→ **ENTRIES SHOWN**
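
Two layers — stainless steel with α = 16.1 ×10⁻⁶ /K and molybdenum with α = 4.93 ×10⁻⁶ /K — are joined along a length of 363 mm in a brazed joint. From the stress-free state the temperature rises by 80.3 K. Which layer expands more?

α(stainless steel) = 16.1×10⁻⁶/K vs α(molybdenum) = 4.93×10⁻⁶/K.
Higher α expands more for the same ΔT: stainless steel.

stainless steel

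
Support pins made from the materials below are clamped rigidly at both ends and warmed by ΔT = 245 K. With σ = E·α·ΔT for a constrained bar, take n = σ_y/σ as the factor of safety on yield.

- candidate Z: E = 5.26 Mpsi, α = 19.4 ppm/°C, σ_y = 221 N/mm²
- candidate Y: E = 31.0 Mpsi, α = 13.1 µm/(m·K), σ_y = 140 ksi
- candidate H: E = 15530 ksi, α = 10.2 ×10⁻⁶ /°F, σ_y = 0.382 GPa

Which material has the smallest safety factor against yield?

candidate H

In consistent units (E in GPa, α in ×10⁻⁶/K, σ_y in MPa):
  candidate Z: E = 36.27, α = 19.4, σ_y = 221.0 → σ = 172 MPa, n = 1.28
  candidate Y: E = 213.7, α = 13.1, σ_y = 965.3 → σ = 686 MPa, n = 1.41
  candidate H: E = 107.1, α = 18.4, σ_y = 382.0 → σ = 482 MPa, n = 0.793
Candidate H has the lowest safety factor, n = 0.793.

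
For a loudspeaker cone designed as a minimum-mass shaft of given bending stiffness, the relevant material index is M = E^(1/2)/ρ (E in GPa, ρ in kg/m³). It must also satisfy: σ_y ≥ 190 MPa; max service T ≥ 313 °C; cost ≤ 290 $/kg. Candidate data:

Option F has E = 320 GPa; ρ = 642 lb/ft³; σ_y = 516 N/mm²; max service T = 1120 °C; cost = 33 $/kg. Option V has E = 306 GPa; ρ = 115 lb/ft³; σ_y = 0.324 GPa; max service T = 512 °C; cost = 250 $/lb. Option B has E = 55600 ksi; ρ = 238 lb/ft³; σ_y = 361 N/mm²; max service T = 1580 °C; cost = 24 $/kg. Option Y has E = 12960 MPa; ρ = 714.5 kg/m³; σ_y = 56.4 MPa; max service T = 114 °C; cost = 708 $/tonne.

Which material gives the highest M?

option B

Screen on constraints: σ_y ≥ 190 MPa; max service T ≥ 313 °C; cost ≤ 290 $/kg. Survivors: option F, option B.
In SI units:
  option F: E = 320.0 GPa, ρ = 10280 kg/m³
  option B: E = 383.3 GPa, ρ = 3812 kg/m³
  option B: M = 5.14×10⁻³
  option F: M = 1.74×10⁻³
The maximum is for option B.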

→ **WHAT TO PRODUCE**
Reproduce, character for character, only the lines of the preceding data that start at the line with "Support pins made" and end at the line with "- candidate H: E", both included.

→ **RESPONSE TO THIS TASK**
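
Support pins made from the materials below are clamped rigidly at both ends and warmed by ΔT = 245 K. With σ = E·α·ΔT for a constrained bar, take n = σ_y/σ as the factor of safety on yield.

- candidate Z: E = 5.26 Mpsi, α = 19.4 ppm/°C, σ_y = 221 N/mm²
- candidate Y: E = 31.0 Mpsi, α = 13.1 µm/(m·K), σ_y = 140 ksi
- candidate H: E = 15530 ksi, α = 10.2 ×10⁻⁶ /°F, σ_y = 0.382 GPa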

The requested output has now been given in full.